Stored data:
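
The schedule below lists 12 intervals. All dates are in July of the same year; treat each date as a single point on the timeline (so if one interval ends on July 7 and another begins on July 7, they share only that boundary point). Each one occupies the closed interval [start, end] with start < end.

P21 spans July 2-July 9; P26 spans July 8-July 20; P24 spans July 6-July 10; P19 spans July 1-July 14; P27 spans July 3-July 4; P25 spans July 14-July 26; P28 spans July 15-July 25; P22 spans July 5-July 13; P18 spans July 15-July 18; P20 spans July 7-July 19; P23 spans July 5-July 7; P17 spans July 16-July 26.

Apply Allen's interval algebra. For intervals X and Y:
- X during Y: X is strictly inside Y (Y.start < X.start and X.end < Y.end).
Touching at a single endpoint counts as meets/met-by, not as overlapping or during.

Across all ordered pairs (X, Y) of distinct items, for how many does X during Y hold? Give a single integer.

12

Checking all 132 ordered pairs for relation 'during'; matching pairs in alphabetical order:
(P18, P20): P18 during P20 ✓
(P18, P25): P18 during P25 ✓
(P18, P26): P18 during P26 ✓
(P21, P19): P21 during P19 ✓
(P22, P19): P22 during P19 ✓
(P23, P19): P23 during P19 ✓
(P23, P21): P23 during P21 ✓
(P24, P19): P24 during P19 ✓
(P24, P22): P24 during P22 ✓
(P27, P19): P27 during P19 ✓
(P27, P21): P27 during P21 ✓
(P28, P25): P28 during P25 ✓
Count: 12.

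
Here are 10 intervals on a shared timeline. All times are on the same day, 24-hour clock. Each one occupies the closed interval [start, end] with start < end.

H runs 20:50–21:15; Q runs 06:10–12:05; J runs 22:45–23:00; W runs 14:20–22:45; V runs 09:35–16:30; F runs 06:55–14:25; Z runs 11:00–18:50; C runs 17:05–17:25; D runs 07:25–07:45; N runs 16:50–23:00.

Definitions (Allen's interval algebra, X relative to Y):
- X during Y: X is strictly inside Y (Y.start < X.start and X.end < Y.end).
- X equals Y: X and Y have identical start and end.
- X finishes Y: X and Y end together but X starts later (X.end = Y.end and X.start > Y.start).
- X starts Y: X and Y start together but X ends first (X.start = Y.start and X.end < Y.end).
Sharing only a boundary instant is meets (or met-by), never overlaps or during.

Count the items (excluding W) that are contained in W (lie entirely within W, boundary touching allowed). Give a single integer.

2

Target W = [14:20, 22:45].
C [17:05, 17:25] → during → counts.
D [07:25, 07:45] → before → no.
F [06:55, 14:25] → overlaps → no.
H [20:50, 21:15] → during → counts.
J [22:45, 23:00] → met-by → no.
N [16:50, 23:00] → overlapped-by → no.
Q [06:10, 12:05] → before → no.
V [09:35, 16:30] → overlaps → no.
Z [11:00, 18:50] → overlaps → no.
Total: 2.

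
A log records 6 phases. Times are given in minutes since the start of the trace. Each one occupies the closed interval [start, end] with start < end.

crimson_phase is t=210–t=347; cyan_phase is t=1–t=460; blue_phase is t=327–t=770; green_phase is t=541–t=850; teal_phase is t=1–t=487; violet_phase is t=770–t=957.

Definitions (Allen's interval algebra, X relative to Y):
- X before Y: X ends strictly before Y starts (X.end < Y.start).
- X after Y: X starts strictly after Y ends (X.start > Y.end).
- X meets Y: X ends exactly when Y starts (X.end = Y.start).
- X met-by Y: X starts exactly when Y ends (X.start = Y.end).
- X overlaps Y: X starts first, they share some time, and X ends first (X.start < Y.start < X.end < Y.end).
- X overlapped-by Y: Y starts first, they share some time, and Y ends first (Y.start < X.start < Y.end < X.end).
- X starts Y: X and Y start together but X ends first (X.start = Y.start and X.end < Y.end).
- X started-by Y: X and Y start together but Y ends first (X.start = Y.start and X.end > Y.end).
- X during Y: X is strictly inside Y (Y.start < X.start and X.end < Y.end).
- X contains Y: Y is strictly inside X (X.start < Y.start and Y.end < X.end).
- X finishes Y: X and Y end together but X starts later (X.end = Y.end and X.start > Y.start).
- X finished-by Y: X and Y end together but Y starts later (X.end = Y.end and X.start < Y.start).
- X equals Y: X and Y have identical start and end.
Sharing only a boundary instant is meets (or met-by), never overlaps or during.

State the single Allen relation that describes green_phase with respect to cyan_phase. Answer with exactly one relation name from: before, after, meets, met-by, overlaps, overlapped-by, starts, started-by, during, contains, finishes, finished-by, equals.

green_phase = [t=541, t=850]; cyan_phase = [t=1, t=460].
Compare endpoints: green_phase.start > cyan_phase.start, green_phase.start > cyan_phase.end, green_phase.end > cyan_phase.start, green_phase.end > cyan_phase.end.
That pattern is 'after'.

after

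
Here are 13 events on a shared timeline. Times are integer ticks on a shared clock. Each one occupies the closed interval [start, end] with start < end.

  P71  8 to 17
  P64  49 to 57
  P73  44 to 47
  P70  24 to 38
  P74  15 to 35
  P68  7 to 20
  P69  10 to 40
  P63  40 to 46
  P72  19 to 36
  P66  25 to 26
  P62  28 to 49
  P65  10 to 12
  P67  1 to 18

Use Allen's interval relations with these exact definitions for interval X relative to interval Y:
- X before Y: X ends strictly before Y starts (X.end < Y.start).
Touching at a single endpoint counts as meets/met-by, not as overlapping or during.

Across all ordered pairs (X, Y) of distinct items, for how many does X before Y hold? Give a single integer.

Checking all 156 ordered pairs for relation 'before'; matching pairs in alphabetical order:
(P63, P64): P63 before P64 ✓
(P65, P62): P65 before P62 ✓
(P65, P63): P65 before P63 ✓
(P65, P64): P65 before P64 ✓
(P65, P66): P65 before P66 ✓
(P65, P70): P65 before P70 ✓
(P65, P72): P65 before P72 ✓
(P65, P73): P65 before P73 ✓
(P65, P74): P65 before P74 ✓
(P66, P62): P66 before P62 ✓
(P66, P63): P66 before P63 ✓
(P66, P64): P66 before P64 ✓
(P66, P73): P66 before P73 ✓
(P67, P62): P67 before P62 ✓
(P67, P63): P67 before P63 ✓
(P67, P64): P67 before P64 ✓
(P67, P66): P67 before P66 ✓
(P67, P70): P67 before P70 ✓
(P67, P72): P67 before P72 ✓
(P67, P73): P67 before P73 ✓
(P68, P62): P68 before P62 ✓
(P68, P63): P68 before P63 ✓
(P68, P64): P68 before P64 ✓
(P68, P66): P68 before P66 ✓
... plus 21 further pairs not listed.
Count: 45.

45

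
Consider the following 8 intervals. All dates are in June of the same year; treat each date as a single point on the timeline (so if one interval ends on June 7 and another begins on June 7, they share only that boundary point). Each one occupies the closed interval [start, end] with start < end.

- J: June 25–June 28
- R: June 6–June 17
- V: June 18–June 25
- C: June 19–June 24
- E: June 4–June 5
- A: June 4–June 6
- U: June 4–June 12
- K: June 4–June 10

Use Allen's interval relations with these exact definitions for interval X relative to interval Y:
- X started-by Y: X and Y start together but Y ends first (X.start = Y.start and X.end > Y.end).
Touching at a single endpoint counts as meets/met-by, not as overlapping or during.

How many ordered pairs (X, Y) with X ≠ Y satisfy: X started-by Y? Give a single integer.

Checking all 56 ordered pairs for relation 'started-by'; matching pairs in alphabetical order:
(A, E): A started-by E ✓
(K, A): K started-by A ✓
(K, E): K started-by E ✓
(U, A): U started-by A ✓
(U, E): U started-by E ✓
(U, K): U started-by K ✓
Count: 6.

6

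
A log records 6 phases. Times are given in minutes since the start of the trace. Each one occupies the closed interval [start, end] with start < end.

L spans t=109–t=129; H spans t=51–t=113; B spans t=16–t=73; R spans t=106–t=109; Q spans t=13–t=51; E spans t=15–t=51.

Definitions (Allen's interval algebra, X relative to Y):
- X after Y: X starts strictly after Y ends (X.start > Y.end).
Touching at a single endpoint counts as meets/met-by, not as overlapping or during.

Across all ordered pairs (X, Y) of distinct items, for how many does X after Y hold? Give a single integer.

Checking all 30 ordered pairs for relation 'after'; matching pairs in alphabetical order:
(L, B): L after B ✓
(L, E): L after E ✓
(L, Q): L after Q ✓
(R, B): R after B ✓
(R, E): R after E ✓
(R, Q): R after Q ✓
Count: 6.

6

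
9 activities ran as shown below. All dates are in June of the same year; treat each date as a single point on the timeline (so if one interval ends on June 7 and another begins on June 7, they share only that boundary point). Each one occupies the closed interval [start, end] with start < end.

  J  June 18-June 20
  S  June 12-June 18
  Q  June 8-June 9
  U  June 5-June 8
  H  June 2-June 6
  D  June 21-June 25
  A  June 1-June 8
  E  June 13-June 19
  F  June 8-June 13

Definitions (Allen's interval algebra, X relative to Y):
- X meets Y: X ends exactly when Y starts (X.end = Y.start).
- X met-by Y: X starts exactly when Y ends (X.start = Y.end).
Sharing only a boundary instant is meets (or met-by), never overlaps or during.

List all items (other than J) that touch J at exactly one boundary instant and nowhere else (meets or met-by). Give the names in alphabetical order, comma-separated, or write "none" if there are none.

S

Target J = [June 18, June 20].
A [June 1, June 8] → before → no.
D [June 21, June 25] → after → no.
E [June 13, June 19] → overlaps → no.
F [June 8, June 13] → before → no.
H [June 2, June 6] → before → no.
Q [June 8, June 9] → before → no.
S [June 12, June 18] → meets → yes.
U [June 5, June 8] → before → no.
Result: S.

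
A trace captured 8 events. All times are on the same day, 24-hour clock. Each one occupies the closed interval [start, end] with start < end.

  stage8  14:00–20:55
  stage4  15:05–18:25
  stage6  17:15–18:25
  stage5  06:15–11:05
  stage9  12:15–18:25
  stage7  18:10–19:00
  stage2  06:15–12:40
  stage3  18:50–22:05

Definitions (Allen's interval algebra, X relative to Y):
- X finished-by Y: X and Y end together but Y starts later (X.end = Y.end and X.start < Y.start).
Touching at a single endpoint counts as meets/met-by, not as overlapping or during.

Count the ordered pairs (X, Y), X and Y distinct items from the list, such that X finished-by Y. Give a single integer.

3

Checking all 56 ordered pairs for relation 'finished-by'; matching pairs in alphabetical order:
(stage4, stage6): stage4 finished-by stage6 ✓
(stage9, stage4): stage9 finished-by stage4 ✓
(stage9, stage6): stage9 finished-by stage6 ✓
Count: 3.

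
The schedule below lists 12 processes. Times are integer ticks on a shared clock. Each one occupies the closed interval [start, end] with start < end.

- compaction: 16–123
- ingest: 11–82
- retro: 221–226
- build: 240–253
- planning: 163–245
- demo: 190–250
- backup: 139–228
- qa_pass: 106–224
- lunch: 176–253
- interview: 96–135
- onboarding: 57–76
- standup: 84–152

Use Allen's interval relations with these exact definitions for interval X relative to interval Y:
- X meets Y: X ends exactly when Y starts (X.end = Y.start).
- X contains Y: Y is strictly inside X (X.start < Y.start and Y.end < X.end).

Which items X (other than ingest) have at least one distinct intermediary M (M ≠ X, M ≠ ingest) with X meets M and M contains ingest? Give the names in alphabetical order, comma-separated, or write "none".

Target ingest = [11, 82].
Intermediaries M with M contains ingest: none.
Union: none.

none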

Aim of the task: Nothing but the lines from the one with "- interview: 96–135" through the final line of the records may appear in the answer, and each must be transcribed exactly.

Answer below:
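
- interview: 96–135
- onboarding: 57–76
- standup: 84–152

Use Allen's interval relations with these exact definitions for interval X relative to interval Y:
- X meets Y: X ends exactly when Y starts (X.end = Y.start).
- X contains Y: Y is strictly inside X (X.start < Y.start and Y.end < X.end).

Which items X (other than ingest) have at least one distinct intermediary M (M ≠ X, M ≠ ingest) with X meets M and M contains ingest? Give the names in alphabetical order, comma-separated, or write "none".

Target ingest = [11, 82].
Intermediaries M with M contains ingest: none.
Union: none.

none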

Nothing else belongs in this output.